EXERCISE BRIEF
Can you quote, word for word, every line from the first line of the records below through the line containing "7. (y2 | ~y1)", and nothing else?

SUPPLIED INFORMATION
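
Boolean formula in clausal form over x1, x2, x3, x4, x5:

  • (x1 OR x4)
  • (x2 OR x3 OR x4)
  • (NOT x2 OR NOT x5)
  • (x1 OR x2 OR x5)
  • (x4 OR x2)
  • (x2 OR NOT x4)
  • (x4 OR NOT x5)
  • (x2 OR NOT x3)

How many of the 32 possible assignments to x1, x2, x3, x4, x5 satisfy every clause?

The models are:
  x1=0 x2=1 x3=0 x4=1 x5=0
  x1=0 x2=1 x3=1 x4=1 x5=0
  x1=1 x2=1 x3=0 x4=0 x5=0
  x1=1 x2=1 x3=0 x4=1 x5=0
  x1=1 x2=1 x3=1 x4=0 x5=0
  x1=1 x2=1 x3=1 x4=1 x5=0
Count: 6.

6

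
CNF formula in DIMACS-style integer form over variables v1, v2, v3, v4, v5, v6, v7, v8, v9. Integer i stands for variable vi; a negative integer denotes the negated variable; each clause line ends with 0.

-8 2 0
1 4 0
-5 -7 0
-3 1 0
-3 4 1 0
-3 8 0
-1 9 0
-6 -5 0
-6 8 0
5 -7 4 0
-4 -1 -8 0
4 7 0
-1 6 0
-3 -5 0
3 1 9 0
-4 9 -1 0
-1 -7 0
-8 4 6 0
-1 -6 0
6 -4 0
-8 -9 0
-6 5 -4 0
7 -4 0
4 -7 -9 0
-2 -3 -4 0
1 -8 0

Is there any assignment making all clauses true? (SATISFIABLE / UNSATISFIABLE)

UNSATISFIABLE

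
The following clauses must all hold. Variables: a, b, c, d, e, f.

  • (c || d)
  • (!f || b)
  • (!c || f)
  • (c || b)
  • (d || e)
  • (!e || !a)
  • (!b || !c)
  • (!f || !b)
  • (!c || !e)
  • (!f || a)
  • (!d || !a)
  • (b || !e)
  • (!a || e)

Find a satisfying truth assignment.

Branch on a: take a = False.
  then f is forced to False.
  then c is forced to False.
  then d is forced to True.
  then b is forced to True.
e is now unconstrained; take e = False.
Every clause has at least one true literal under this assignment.

a = 0  b = 1  c = 0  d = 1  e = 0  f = 0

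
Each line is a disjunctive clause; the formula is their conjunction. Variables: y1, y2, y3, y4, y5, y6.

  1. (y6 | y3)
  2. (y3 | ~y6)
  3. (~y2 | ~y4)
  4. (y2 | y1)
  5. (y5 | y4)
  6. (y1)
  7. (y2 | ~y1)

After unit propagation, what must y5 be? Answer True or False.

(y1) is a unit clause: y1 = True.
In (~y1 | y2), ~y1 is now false; y2 must hold, so y2 = True.
(~y2 | ~y4) with y2 = True leaves only ~y4, so y4 = False.
In (y5 | y4), y4 is now false; y5 must hold, so y5 = True.

True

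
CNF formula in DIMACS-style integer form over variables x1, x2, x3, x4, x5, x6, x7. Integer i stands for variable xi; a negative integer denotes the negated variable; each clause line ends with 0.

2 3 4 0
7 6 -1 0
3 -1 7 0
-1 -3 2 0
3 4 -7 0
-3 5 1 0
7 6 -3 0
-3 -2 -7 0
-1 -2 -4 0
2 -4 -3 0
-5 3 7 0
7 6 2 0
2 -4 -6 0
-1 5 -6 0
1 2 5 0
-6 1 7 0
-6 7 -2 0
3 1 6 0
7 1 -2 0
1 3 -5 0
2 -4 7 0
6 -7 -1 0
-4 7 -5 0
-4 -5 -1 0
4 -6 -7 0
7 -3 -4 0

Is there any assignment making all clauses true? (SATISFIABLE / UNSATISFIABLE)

Branch on x1: take x1 = False.
Branch on x2: take x2 = True.
  then x7 is forced to True.
  then x3 is forced to False.
  then x4 is forced to True.
  then x6 is forced to True.
  then x5 is forced to False.
So x1=0, x2=1, x3=0, x4=1, x5=0, x6=1, x7=1 is a satisfying assignment.

SATISFIABLE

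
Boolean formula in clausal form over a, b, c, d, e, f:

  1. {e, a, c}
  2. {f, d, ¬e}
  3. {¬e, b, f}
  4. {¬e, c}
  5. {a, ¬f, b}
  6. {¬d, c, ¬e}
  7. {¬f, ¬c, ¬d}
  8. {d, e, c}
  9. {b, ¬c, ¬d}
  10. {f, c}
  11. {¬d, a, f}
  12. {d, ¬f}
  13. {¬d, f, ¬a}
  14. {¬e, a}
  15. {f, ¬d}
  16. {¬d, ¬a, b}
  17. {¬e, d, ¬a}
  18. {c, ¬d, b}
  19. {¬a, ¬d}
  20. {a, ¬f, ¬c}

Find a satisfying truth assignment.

a=T, b=T, c=T, d=F, e=F, f=F

b occurs only positively in the remaining clauses — set b = True.
Try a = True.
  then d is forced to False.
  then f is forced to False.
  then e is forced to False.
  then c is forced to True.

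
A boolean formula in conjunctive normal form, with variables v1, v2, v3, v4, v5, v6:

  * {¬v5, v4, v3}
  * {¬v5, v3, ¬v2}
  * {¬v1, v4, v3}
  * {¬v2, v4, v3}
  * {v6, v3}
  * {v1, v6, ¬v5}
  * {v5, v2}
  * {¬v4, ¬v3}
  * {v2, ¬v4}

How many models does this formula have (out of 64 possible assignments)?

12

Case analysis on v3 and v4:
  v3=1, v4=1: a clause becomes empty — 0.
  v3=1, v4=0: 10 of the 16 assignments to (v1,v2,v5,v6) work.
  v3=0, v4=1: remaining (v1,v2,v5,v6) ∈ {(0,1,0,1); (1,1,0,1)} — 2.
  v3=0, v4=0: a clause becomes empty — 0.
Total: 0 + 10 + 2 + 0 = 12.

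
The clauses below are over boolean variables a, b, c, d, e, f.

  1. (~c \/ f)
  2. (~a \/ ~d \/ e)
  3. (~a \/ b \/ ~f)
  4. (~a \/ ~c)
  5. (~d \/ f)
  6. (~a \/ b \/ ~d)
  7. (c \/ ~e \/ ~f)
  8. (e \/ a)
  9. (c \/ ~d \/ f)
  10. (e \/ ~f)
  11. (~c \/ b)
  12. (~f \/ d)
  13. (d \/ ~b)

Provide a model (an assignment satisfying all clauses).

a=F, b=F, c=F, d=F, e=T, f=F

Check each clause:
  1. (f \/ ~c) — ~c is true.
  2. (~a \/ ~d \/ e) — ~d is true.
  3. (b \/ ~a \/ ~f) — ~f is true.
  4. (~a \/ ~c) — ~c is true.
  5. (~d \/ f) — ~d is true.
  6. (~a \/ b \/ ~d) — ~d is true.
  7. (~e \/ c \/ ~f) — ~f is true.
  8. (e \/ a) — e is true.
  9. (f \/ ~d \/ c) — ~d is true.
  10. (e \/ ~f) — ~f is true.
  11. (~c \/ b) — ~c is true.
  12. (~f \/ d) — ~f is true.
  13. (d \/ ~b) — ~b is true.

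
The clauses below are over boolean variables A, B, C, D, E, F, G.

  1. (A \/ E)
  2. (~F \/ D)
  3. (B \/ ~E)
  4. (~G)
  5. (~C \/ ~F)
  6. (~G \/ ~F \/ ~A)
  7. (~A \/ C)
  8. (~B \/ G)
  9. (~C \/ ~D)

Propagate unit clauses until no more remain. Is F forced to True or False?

False

(~G) is a unit clause: G = False.
(G \/ ~B) with G = False leaves only ~B, so B = False.
In (B \/ ~E), B is now false; ~E must hold, so E = False.
(E \/ A) with E = False leaves only A, so A = True.
In (~A \/ C), ~A is now false; C must hold, so C = True.
(~F \/ ~C): since C = True, the clause reduces to (~F). F = False.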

ANSWER TO THIS TASK
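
Boolean formula in clausal form over x1, x2, x3, x4, x5:

  • (x1 OR x4)
  • (x2 OR x3 OR x4)
  • (NOT x2 OR NOT x5)
  • (x1 OR x2 OR x5)
  • (x4 OR x2)
  • (x2 OR NOT x4)
  • (x4 OR NOT x5)
  • (x2 OR NOT x3)

How many of the 32 possible assignments to x1, x2, x3, x4, x5 satisfy every clause?

The models are:
  x1=0 x2=1 x3=0 x4=1 x5=0
  x1=0 x2=1 x3=1 x4=1 x5=0
  x1=1 x2=1 x3=0 x4=0 x5=0
  x1=1 x2=1 x3=0 x4=1 x5=0
  x1=1 x2=1 x3=1 x4=0 x5=0
  x1=1 x2=1 x3=1 x4=1 x5=0
Count: 6.

6

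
CNF formula in DIMACS-style integer form over variables v1, v2, v3, v4, v5, v6, v7, v8, v9. Integer i stands for variable vi; a negative integer denotes the negated variable; each clause line ends with 0.

-8 2 0
1 4 0
-5 -7 0
-3 1 0
-3 4 1 0
-3 8 0
-1 9 0
-6 -5 0
-6 8 0
5 -7 4 0
-4 -1 -8 0
4 7 0
-1 6 0
-3 -5 0
3 1 9 0
-4 9 -1 0
-1 -7 0
-8 4 6 0
-1 -6 0
6 -4 0
-8 -9 0
-6 5 -4 0
7 -4 0
4 -7 -9 0
-2 -3 -4 0
1 -8 0

Is there any assignment making all clauses true? (SATISFIABLE / UNSATISFIABLE)

UNSATISFIABLE

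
The following clauses must all hold. Variables: a, b, c, d, e, f.

  • (c || d)
  • (!f || b)
  • (!c || f)
  • (c || b)
  • (d || e)
  • (!e || !a)
  • (!b || !c)
  • (!f || !b)
  • (!c || !e)
  • (!f || a)
  • (!d || !a)
  • (b || !e)
  • (!a || e)

Find a satisfying truth assignment.

Branch on a: take a = False.
  then f is forced to False.
  then c is forced to False.
  then d is forced to True.
  then b is forced to True.
e is now unconstrained; take e = False.
Every clause has at least one true literal under this assignment.

a = 0  b = 1  c = 0  d = 1  e = 0  f = 0

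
Each line is a disjunctive clause; the formula is their conjunction. Variables: y1, y2, y3, y4, y5, y6.

  1. (y6 | y3)
  2. (y3 | ~y6)
  3. (~y2 | ~y4)
  4. (y2 | y1)
  5. (y5 | y4)
  6. (y1)
  7. (y2 | ~y1)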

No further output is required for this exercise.